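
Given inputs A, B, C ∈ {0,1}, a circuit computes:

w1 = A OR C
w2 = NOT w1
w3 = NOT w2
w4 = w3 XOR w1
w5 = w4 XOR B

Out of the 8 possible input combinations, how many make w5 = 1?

4

w5 = w4 XOR B must be 1, so w4 and B differ.
Satisfying assignments:
  A=0, B=1, C=0
  A=0, B=1, C=1
  A=1, B=1, C=0
  A=1, B=1, C=1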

*Task statement*
Write the entries out once more, exactly, without dropping a line.

*Your response*
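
Given inputs A, B, C ∈ {0,1}, a circuit computes:

w1 = A OR C
w2 = NOT w1
w3 = NOT w2
w4 = w3 XOR w1
w5 = w4 XOR B

Out of the 8 possible input combinations, how many make w5 = 1?

4

w5 = w4 XOR B must be 1, so w4 and B differ.
Satisfying assignments:
  A=0, B=1, C=0
  A=0, B=1, C=1
  A=1, B=1, C=0
  A=1, B=1, C=1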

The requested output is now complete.